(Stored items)
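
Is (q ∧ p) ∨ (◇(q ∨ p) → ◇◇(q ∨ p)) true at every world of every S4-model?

Valid

Tableau for the negation ¬((q ∧ p) ∨ (◇(q ∨ p) → ◇◇(q ∨ p))):
1. ¬((q ∧ p) ∨ (◇(q ∨ p) → ◇◇(q ∨ p))), 0
2. ¬(q ∧ p), 0   [¬∨-rule on 1]
3. ¬(◇(q ∨ p) → ◇◇(q ∨ p)), 0   [¬∨-rule on 1]
4. ◇(q ∨ p), 0   [¬→-rule on 3]
5. ¬◇◇(q ∨ p), 0   [¬→-rule on 3]
6. ¬◇(q ∨ p), 0   [¬◇-rule on 5 via 0R0]
7. ¬(q ∨ p), 0   [¬◇-rule on 6 via 0R0]
8. ¬q, 0   [¬∨-rule on 7]
9. ¬p, 0   [¬∨-rule on 7]
10. q ∨ p, 1   [◇-rule on 4: fresh world 1, 0R1]
11. ¬◇(q ∨ p), 1   [¬◇-rule on 5 via 0R1]
12. ¬(q ∨ p), 1   [¬◇-rule on 6 via 0R1]
13. ¬q, 1   [¬∨-rule on 12]
14. ¬p, 1   [¬∨-rule on 12]
15. p, 1   [∨-rule on 10 (branches; this branch)]
Accessibility: 0R0, 0R1, 1R1
Branch closes: p and ¬p both at 1.
Every branch of the negation's tableau closes; the branch above is one of them.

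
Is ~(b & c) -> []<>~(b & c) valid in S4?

No, not valid

Tableau for the negation ~(~(b & c) -> []<>~(b & c)):
1. ~(~(b & c) -> []<>~(b & c)), u
2. ~(b & c), u
3. ~[]<>~(b & c), u
4. ~c, u
5. ~<>~(b & c), v
6. b & c, v
7. b, v
8. c, v
Accessibility: uRu, uRv, vRv
The negation has an open branch (countermodel exists).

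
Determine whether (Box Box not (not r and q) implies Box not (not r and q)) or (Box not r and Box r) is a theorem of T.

Yes, valid

Tableau for the negation not ((Box Box not (not r and q) implies Box not (not r and q)) or (Box not r and Box r)):
1. not ((Box Box not (not r and q) implies Box not (not r and q)) or (Box not r and Box r)), 0
2. not (Box Box not (not r and q) implies Box not (not r and q)), 0
3. not (Box not r and Box r), 0
4. Box Box not (not r and q), 0
5. not Box not (not r and q), 0
6. Box not (not r and q), 0
7. not (not r and q), 0
8. not Box r, 0
9. not q, 0
10. not r and q, 1
11. not r, 1
12. q, 1
13. Box not (not r and q), 1
14. not (not r and q), 1
15. not q, 1
Accessibility: 0R0, 0R1, 1R1
Branch closes: q and not q both at 1.
Every branch of the negation's tableau closes; the branch above is one of them.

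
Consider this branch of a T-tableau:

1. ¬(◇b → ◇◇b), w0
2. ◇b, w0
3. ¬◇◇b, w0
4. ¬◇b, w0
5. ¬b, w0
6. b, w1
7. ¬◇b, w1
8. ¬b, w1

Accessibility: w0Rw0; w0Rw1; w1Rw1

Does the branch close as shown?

Both b and ¬b appear at w1.

Closed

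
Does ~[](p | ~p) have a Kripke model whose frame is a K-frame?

1. ~[](p | ~p), 0
2. ~(p | ~p), 1
3. ~p, 1
4. p, 1
Accessibility: 0R1
Branch closes: p and ~p both at 1.
Every branch closes; the branch above is one of them.

No, unsatisfiable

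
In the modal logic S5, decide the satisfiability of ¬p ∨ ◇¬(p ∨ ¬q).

Satisfiable (open branch found)

1. ¬p ∨ ◇¬(p ∨ ¬q), w0
2. ◇¬(p ∨ ¬q), w0
3. ¬(p ∨ ¬q), w1
4. ¬p, w1
5. q, w1
Accessibility: w0Rw0, w0Rw1, w1Rw0, w1Rw1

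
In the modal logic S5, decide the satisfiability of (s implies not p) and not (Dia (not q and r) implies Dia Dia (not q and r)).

No, unsatisfiable

1. (s implies not p) and not (Dia (not q and r) implies Dia Dia (not q and r)), w0
2. s implies not p, w0
3. not (Dia (not q and r) implies Dia Dia (not q and r)), w0
4. Dia (not q and r), w0
5. not Dia Dia (not q and r), w0
6. not Dia (not q and r), w0
7. not (not q and r), w0
8. not p, w0
9. not r, w0
10. not q and r, w1
11. not q, w1
12. r, w1
13. not Dia (not q and r), w1
14. not (not q and r), w1
15. not r, w1
Accessibility: w0Rw0, w0Rw1, w1Rw0, w1Rw1
Branch closes: r and not r both at w1.
Every branch closes; the branch above is one of them.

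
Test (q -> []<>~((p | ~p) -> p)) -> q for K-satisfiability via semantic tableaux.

Satisfiable

1. (q -> []<>~((p | ~p) -> p)) -> q, w0
2. q, w0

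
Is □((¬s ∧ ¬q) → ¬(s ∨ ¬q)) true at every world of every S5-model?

Not valid

Tableau for the negation ¬□((¬s ∧ ¬q) → ¬(s ∨ ¬q)):
1. ¬□((¬s ∧ ¬q) → ¬(s ∨ ¬q)), w0
2. ¬((¬s ∧ ¬q) → ¬(s ∨ ¬q)), w1   [¬□-rule on 1: fresh world w1, w0Rw1]
3. ¬s ∧ ¬q, w1   [¬→-rule on 2]
4. s ∨ ¬q, w1   [¬→-rule on 2]
5. ¬s, w1   [∧-rule on 3]
6. ¬q, w1   [∧-rule on 3]
Accessibility: w0Rw0, w0Rw1, w1Rw0, w1Rw1
The negation has an open branch (countermodel exists).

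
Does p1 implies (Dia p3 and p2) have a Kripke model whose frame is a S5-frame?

1. p1 implies (Dia p3 and p2), 0
2. Dia p3 and p2, 0
3. Dia p3, 0
4. p2, 0
5. p3, 1
Accessibility: 0R0, 0R1, 1R0, 1R1

Yes, satisfiable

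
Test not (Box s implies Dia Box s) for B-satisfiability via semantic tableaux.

1. not (Box s implies Dia Box s), w0
2. Box s, w0   [neg-implies-rule on 1]
3. not Dia Box s, w0   [neg-implies-rule on 1]
4. s, w0   [Box-rule on 2 via w0Rw0]
5. not Box s, w0   [neg-Dia-rule on 3 via w0Rw0]
6. not s, w1   [neg-Box-rule on 5: fresh world w1, w0Rw1]
7. s, w1   [Box-rule on 2 via w0Rw1]
Accessibility: w0Rw0, w0Rw1, w1Rw0, w1Rw1
Branch closes: s and not s both at w1.
(One branch shown.) All branches close.

Unsatisfiable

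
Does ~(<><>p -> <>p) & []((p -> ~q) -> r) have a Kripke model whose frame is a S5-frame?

1. ~(<><>p -> <>p) & []((p -> ~q) -> r), 0
2. ~(<><>p -> <>p), 0
3. []((p -> ~q) -> r), 0
4. <><>p, 0
5. ~<>p, 0
6. (p -> ~q) -> r, 0
7. ~p, 0
8. r, 0
9. <>p, 1
10. (p -> ~q) -> r, 1
11. ~p, 1
12. r, 1
13. p, 2
14. (p -> ~q) -> r, 2
15. ~p, 2
Accessibility: 0R0, 0R1, 0R2, 1R0, 1R1, 1R2, 2R0, 2R1, 2R2
Branch closes: p and ~p both at 2.
All branches of the tableau close; one closing branch shown above.

No, unsatisfiable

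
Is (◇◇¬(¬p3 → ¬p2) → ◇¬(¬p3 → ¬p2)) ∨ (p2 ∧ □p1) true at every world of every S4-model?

Tableau for the negation ¬((◇◇¬(¬p3 → ¬p2) → ◇¬(¬p3 → ¬p2)) ∨ (p2 ∧ □p1)):
1. ¬((◇◇¬(¬p3 → ¬p2) → ◇¬(¬p3 → ¬p2)) ∨ (p2 ∧ □p1)), u
2. ¬(◇◇¬(¬p3 → ¬p2) → ◇¬(¬p3 → ¬p2)), u   [¬∨-rule on 1]
3. ¬(p2 ∧ □p1), u   [¬∨-rule on 1]
4. ◇◇¬(¬p3 → ¬p2), u   [¬→-rule on 2]
5. ¬◇¬(¬p3 → ¬p2), u   [¬→-rule on 2]
6. ¬p3 → ¬p2, u   [¬◇-rule on 5 via uRu]
7. ¬□p1, u   [¬∧-rule on 3 (branches; this branch)]
8. ¬p2, u   [→-rule on 6 (branches; this branch)]
9. ◇¬(¬p3 → ¬p2), v   [◇-rule on 4: fresh world v, uRv]
10. ¬p3 → ¬p2, v   [¬◇-rule on 5 via uRv]
11. ¬p2, v   [→-rule on 10 (branches; this branch)]
12. ¬p1, w   [¬□-rule on 7: fresh world w, uRw]
13. ¬p3 → ¬p2, w   [¬◇-rule on 5 via uRw]
14. ¬p2, w   [→-rule on 13 (branches; this branch)]
15. ¬(¬p3 → ¬p2), x   [◇-rule on 9: fresh world x, vRx]
16. ¬p3, x   [¬→-rule on 15]
17. p2, x   [¬→-rule on 15]
18. ¬p3 → ¬p2, x   [¬◇-rule on 5 via uRx]
19. ¬p2, x   [→-rule on 18 (branches; this branch)]
Accessibility: uRu, uRv, uRw, uRx, vRv, vRx, wRw, xRx
Branch closes: p2 and ¬p2 both at x.
All branches of the negation close; one closing branch shown above.

Valid in S4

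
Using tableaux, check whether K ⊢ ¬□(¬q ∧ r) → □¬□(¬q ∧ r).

Tableau for the negation ¬(¬□(¬q ∧ r) → □¬□(¬q ∧ r)):
1. ¬(¬□(¬q ∧ r) → □¬□(¬q ∧ r)), w0
2. ¬□(¬q ∧ r), w0
3. ¬□¬□(¬q ∧ r), w0
4. ¬(¬q ∧ r), w1
5. ¬r, w1
6. □(¬q ∧ r), w2
Accessibility: w0Rw1, w0Rw2
The negation has an open branch (countermodel exists).

Invalid (countermodel exists)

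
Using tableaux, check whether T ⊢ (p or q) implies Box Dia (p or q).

Not valid

Tableau for the negation not ((p or q) implies Box Dia (p or q)):
1. not ((p or q) implies Box Dia (p or q)), w0
2. p or q, w0
3. not Box Dia (p or q), w0
4. q, w0
5. not Dia (p or q), w1
6. not (p or q), w1
7. not p, w1
8. not q, w1
Accessibility: w0Rw0, w0Rw1, w1Rw1
The negation has an open branch (countermodel exists).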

**Task details**
Please return the span of lines above that opens with the one containing "Using tableaux, check whether T" and closes with the final line, both included, exactly as written and nothing more.

**Solved exercise**
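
Using tableaux, check whether T ⊢ (p or q) implies Box Dia (p or q).

Not valid

Tableau for the negation not ((p or q) implies Box Dia (p or q)):
1. not ((p or q) implies Box Dia (p or q)), w0
2. p or q, w0
3. not Box Dia (p or q), w0
4. q, w0
5. not Dia (p or q), w1
6. not (p or q), w1
7. not p, w1
8. not q, w1
Accessibility: w0Rw0, w0Rw1, w1Rw1
The negation has an open branch (countermodel exists).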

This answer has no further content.